-------- INPUT DATA

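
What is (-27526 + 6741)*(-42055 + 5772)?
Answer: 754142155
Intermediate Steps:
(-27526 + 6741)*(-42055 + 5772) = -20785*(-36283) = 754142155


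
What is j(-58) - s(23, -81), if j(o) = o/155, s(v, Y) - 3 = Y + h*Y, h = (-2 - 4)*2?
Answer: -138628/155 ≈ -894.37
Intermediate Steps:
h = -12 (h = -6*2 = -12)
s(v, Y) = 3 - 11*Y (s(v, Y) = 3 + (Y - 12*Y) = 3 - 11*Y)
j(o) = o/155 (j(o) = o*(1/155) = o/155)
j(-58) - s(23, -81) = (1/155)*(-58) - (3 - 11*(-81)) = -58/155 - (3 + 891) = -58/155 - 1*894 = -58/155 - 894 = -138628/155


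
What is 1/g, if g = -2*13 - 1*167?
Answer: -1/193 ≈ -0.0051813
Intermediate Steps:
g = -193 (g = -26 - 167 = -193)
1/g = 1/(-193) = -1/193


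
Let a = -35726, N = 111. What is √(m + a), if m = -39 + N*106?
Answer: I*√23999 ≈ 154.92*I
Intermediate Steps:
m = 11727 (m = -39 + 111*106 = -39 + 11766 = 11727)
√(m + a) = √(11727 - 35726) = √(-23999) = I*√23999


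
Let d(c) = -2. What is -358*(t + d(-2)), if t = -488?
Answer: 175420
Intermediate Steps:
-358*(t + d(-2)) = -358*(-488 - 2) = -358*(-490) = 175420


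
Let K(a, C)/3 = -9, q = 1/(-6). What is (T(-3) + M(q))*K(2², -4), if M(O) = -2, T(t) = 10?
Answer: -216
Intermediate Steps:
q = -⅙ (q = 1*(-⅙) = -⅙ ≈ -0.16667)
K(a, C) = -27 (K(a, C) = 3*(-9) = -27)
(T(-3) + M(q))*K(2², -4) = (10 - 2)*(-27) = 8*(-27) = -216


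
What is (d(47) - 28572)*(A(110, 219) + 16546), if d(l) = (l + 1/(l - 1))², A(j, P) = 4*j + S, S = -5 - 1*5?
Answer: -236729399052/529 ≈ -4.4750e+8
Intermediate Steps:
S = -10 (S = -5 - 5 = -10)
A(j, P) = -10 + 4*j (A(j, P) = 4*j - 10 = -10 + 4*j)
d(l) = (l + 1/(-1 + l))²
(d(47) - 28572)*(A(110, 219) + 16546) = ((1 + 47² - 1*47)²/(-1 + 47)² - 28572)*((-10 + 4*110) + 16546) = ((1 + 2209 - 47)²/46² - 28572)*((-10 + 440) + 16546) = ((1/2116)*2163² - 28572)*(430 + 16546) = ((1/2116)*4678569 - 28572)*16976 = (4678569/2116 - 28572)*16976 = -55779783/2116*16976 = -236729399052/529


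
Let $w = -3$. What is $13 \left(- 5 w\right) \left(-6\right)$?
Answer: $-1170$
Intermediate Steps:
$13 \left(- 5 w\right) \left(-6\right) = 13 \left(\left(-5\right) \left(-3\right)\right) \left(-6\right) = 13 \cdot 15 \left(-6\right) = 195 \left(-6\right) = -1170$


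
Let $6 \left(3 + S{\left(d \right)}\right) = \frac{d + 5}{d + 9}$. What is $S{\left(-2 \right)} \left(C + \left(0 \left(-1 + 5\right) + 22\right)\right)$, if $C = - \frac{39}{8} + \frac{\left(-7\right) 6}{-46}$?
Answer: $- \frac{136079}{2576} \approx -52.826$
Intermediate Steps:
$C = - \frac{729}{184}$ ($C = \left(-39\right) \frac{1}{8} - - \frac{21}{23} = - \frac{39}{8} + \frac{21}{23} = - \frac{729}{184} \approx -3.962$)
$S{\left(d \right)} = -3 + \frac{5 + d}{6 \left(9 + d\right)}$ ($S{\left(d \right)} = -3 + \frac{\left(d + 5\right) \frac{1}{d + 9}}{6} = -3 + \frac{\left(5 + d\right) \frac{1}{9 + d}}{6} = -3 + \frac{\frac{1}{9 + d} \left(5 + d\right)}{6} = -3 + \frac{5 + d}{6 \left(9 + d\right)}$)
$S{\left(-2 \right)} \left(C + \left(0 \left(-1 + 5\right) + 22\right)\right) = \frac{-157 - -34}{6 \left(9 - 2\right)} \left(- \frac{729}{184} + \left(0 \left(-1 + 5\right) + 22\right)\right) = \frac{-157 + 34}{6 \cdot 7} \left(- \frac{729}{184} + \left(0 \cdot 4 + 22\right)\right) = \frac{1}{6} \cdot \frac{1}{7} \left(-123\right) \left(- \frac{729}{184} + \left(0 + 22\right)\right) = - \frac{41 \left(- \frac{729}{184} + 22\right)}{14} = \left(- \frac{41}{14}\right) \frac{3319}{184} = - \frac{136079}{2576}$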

----------------

Among the lines of the listing above, count those that include "Answer" and give only the total.

9